**WHAT TO PRODUCE:** Transcribe, verbatim, every line from the start of the entries through the line that contains "Link 3 runs at 48.5"; include both boundary lines and omit all others.

**DATA FOR THIS EXERCISE:**
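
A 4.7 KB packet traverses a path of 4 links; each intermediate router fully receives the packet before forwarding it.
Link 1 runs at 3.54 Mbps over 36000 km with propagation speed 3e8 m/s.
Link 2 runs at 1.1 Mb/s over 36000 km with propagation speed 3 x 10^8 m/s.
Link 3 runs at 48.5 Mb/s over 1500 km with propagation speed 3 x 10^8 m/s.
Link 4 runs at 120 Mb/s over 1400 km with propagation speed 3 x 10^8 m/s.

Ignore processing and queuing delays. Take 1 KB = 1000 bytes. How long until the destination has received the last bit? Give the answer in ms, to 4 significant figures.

L = 37600 bits.
Transmission delays (L/R per hop): 10.6215, 34.1818, 0.775258, 0.313333 ms; sum = 45.8919 ms.
Propagation delays (d/s per hop): 120, 120, 5, 4.66667 ms; sum = 249.667 ms.
End-to-end = 295.6 ms.

295.6 ms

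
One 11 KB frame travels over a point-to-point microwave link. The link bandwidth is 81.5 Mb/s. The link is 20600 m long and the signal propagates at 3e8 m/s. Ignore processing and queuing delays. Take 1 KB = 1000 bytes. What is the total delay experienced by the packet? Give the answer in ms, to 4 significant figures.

1.148 ms

L = 88000 bits.
Transmission delay = L/R = 88000 / 81500000 = 1.07975 ms.
Propagation delay = d/s = 20600 m / 300000000 m/s = 0.0686667 ms.
Total = 1.148 ms.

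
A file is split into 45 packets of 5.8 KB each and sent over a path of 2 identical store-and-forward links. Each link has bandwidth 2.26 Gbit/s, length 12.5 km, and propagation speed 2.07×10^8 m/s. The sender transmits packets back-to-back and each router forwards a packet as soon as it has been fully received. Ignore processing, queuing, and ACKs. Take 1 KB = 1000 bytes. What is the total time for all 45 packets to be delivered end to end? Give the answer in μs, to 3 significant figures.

1070 μs

Per-hop transmission t_tx = L/R = 46400/2260000000 = 20.531 μs.
Per-hop propagation t_prop = 12500/2.07e+08 = 60.3865 μs.
Pipeline fill: first packet needs 2·t_tx to clear all hops; remaining 44 packets each add one t_tx.
Total = (2+45-1)·t_tx + 2·t_prop = 46·20.531 + 2·60.3865 = 1070 μs.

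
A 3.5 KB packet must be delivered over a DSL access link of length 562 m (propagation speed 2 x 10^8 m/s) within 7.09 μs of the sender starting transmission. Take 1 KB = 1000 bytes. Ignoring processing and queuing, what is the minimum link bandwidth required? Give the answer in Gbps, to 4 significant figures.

L = 28000 bits.
Propagation delay = 562 / 200000000 = 2.81 μs.
Transmission budget = 7.09 − 2.81 = 4.28 μs.
R ≥ L / t_tx = 28000 bits / 4.28e-06 s = 6.542 Gbps.

6.542 Gbps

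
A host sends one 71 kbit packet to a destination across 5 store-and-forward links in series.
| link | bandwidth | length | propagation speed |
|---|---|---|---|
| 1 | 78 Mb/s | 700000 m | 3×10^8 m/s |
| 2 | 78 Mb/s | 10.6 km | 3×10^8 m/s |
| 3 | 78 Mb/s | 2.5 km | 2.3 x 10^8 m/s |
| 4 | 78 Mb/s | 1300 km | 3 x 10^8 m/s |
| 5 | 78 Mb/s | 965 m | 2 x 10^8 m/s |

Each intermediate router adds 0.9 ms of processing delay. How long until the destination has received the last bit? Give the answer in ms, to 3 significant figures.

L = 71000 bits.
Transmission delay per hop = L/R = 71000/78000000 = 0.910256 ms; 5 hops → 4.55128 ms.
Propagation delays (d/s per hop): 2.33333, 0.0353333, 0.0108696, 4.33333, 0.004825 ms; sum = 6.71769 ms.
Processing at 4 router(s): 4 × 0.9 ms = 3.6 ms.
End-to-end = 14.9 ms.

14.9 ms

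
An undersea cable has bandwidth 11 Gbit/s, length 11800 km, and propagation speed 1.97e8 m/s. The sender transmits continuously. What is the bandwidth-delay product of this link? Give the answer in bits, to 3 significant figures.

659000000 bits

Propagation delay = 11800000 / 197000000 = 0.0598985 s.
BDP = R × t_prop = 11000000000 × 0.0598985 = 658883000 bits.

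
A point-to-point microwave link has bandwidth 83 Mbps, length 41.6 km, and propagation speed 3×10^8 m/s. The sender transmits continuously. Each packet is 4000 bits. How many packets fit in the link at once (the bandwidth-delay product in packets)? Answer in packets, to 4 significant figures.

2.877 packets

Propagation delay = 41600 / 300000000 = 0.000138667 s.
BDP = R × t_prop = 83000000 × 0.000138667 = 11509.3 bits.
In packets of 4000 bits: 2.877 packets.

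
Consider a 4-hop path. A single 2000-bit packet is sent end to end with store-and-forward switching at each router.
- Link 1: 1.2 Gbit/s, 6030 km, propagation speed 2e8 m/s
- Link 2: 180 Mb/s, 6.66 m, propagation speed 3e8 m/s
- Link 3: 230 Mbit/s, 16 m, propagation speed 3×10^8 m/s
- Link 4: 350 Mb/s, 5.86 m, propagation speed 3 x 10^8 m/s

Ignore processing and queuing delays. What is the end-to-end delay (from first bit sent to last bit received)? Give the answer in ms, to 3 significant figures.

Transmission delays (L/R per hop): 0.00166667, 0.0111111, 0.00869565, 0.00571429 ms; sum = 0.0271877 ms.
Propagation delays (d/s per hop): 30.15, 2.22e-05, 5.33333e-05, 1.95333e-05 ms; sum = 30.1501 ms.
End-to-end = 30.2 ms.

30.2 ms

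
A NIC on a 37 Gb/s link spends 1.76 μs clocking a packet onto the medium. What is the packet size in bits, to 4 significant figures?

65120 bits

L = R × t_tx = 37000000000 b/s × 1.76e-06 s = 65120 bits.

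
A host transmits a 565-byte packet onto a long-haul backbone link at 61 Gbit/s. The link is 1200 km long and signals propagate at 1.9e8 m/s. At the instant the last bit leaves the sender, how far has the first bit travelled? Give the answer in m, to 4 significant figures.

14.08 m

t_tx = L/R = 4520/61000000000 = 7.40984e-08 s.
Distance = s × t_tx = 190000000 × 7.40984e-08 = 14.08 m.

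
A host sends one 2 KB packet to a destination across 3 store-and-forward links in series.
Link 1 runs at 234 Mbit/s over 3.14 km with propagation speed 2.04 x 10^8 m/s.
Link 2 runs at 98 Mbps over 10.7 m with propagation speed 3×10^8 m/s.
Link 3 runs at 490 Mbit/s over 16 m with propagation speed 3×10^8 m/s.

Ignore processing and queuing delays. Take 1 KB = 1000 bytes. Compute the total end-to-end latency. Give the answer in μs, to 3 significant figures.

280 μs

L = 16000 bits.
Transmission delays (L/R per hop): 68.3761, 163.265, 32.6531 μs; sum = 264.294 μs.
Propagation delays (d/s per hop): 15.3922, 0.0356667, 0.0533333 μs; sum = 15.4812 μs.
End-to-end = 280 μs.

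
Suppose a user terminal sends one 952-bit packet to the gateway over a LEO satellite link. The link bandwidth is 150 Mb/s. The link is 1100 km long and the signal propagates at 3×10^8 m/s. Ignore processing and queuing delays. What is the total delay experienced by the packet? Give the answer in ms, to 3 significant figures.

Transmission delay = L/R = 952 / 150000000 = 0.00634667 ms.
Propagation delay = d/s = 1100000 m / 300000000 m/s = 3.66667 ms.
Total = 3.67 ms.

3.67 ms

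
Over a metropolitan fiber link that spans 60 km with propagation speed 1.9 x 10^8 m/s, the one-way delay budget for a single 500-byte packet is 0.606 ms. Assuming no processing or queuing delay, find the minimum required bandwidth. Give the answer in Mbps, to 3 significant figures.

13.8 Mbps

L = 4000 bits.
Propagation delay = 60000 / 190000000 = 0.315789 ms.
Transmission budget = 0.606 − 0.315789 = 0.290211 ms.
R ≥ L / t_tx = 4000 bits / 0.000290211 s = 13.8 Mbps.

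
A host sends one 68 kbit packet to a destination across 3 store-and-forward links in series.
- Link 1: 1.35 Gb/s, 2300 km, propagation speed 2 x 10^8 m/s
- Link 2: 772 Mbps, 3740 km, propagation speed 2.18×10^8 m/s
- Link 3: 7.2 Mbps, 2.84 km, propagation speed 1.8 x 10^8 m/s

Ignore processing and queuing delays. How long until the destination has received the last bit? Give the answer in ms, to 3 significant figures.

38.3 ms

L = 68000 bits.
Transmission delays (L/R per hop): 0.0503704, 0.0880829, 9.44444 ms; sum = 9.5829 ms.
Propagation delays (d/s per hop): 11.5, 17.156, 0.0157778 ms; sum = 28.6717 ms.
End-to-end = 38.3 ms.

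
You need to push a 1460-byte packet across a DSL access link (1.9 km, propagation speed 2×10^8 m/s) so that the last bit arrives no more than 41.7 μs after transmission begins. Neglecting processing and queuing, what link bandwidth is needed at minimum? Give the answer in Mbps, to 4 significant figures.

L = 11680 bits.
Propagation delay = 1900 / 200000000 = 9.5 μs.
Transmission budget = 41.7 − 9.5 = 32.2 μs.
R ≥ L / t_tx = 11680 bits / 3.22e-05 s = 362.7 Mbps.

362.7 Mbps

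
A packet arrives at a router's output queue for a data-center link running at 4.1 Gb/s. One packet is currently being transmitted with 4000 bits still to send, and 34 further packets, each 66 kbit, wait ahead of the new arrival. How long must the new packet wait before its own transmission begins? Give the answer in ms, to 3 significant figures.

0.548 ms

Each queued packet: L/R = 66000/4.1e+09 = 0.0160976 ms.
34 queued → 0.547317 ms.
Plus remaining 4000 bits of current packet: 0.00097561 ms.
Queuing delay = 0.548 ms.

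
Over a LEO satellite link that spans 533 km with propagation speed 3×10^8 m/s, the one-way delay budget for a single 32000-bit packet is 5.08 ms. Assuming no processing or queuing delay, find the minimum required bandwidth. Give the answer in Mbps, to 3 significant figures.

Propagation delay = 533000 / 300000000 = 1.77667 ms.
Transmission budget = 5.08 − 1.77667 = 3.30333 ms.
R ≥ L / t_tx = 32000 bits / 0.00330333 s = 9.69 Mbps.

9.69 Mbps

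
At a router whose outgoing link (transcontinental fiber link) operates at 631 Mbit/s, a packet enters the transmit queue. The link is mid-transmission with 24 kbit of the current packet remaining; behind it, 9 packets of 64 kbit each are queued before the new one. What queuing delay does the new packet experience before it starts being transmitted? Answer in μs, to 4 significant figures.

Each queued packet: L/R = 64000/631000000 = 101.426 μs.
9 queued → 912.837 μs.
Plus remaining 24000 bits of current packet: 38.0349 μs.
Queuing delay = 950.9 μs.

950.9 μs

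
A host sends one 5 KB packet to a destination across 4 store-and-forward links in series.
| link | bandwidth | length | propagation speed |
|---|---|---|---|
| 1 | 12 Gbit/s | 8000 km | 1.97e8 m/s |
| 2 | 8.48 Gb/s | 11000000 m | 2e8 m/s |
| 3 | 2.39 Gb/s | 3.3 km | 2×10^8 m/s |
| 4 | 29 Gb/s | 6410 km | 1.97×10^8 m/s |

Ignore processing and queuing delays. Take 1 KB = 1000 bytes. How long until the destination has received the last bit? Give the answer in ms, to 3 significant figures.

L = 40000 bits.
Transmission delays (L/R per hop): 0.00333333, 0.00471698, 0.0167364, 0.00137931 ms; sum = 0.026166 ms.
Propagation delays (d/s per hop): 40.6091, 55, 0.0165, 32.5381 ms; sum = 128.164 ms.
End-to-end = 128 ms.

128 ms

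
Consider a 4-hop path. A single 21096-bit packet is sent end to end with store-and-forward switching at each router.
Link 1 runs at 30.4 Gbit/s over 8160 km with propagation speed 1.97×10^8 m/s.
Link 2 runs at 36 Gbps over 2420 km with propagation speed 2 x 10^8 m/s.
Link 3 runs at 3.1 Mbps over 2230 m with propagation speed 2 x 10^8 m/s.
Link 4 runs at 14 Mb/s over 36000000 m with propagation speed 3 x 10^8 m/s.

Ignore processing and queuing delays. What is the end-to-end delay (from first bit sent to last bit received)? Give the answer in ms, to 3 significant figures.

Transmission delays (L/R per hop): 0.000693947, 0.000586, 6.80516, 1.50686 ms; sum = 8.3133 ms.
Propagation delays (d/s per hop): 41.4213, 12.1, 0.01115, 120 ms; sum = 173.532 ms.
End-to-end = 182 ms.

182 ms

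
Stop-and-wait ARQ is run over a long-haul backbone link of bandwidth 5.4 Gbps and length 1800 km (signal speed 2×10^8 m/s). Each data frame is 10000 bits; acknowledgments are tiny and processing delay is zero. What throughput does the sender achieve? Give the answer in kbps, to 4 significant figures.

555.5 kbps

t_tx = L/R = 10000/5400000000 = 1.85185e-06 s.
t_prop = 1800000/200000000 = 0.009 s; RTT = 0.018 s.
Cycle = t_tx + RTT = 0.0180019 s.
Throughput = L / cycle = 10000 / 0.0180019 = 555.5 kbps.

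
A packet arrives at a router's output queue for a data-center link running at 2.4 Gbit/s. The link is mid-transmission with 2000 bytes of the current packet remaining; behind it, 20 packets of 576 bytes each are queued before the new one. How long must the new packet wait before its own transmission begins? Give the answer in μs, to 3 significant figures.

Each queued packet: L/R = 4608/2400000000 = 1.92 μs.
20 queued → 38.4 μs.
Plus remaining 16000 bits of current packet: 6.66667 μs.
Queuing delay = 45.1 μs.

45.1 μs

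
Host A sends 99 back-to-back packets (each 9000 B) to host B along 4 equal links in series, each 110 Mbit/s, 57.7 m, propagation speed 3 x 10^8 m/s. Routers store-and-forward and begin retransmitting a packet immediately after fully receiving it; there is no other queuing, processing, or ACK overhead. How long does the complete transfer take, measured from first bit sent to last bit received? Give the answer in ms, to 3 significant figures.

66.8 ms

Per-hop transmission t_tx = L/R = 72000/110000000 = 0.654545 ms.
Per-hop propagation t_prop = 57.7/300000000 = 0.000192333 ms.
Pipeline fill: first packet needs 4·t_tx to clear all hops; remaining 98 packets each add one t_tx.
Total = (4+99-1)·t_tx + 4·t_prop = 102·0.654545 + 4·0.000192333 = 66.8 ms.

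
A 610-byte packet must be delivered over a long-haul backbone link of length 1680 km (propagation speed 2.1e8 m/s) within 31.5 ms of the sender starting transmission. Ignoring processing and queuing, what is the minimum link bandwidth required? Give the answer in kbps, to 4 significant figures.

207.7 kbps

L = 4880 bits.
Propagation delay = 1680000 / 210000000 = 8 ms.
Transmission budget = 31.5 − 8 = 23.5 ms.
R ≥ L / t_tx = 4880 bits / 0.0235 s = 207.7 kbps.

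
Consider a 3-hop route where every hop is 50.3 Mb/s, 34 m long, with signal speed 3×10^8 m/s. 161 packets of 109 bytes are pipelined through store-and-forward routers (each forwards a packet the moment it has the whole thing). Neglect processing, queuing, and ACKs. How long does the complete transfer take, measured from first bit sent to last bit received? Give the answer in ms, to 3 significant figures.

2.83 ms

Per-hop transmission t_tx = L/R = 872/50300000 = 0.017336 ms.
Per-hop propagation t_prop = 34/300000000 = 0.000113333 ms.
Pipeline fill: first packet needs 3·t_tx to clear all hops; remaining 160 packets each add one t_tx.
Total = (3+161-1)·t_tx + 3·t_prop = 163·0.017336 + 3·0.000113333 = 2.83 ms.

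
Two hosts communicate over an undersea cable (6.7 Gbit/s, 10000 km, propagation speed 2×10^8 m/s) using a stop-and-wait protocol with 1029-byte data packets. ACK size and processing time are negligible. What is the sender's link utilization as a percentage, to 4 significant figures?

0.001229 %

t_tx = L/R = 8232/6700000000 = 1.22866e-06 s.
t_prop = 10000000/200000000 = 0.05 s; RTT = 0.1 s.
Cycle = t_tx + RTT = 0.100001 s.
Utilization = t_tx / cycle = 1.22866e-06/0.100001 = 0.001229 %.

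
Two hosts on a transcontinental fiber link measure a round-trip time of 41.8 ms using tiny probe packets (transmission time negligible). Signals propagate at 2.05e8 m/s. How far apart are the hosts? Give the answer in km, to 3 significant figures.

4280 km

One-way propagation = RTT/2 = 20.9 ms.
d = s × t = 2.05e+08 × 0.0209 = 4280 km.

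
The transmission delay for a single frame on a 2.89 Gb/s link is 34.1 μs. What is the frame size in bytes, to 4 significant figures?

12320 bytes

L = R × t_tx = 2890000000 b/s × 3.41e-05 s = 98549 bits.
In bytes: 98549 / 8 = 12320 bytes.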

**EXERCISE RESPONSE:**
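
A 4.7 KB packet traverses a path of 4 links; each intermediate router fully receives the packet before forwarding it.
Link 1 runs at 3.54 Mbps over 36000 km with propagation speed 3e8 m/s.
Link 2 runs at 1.1 Mb/s over 36000 km with propagation speed 3 x 10^8 m/s.
Link 3 runs at 48.5 Mb/s over 1500 km with propagation speed 3 x 10^8 m/s.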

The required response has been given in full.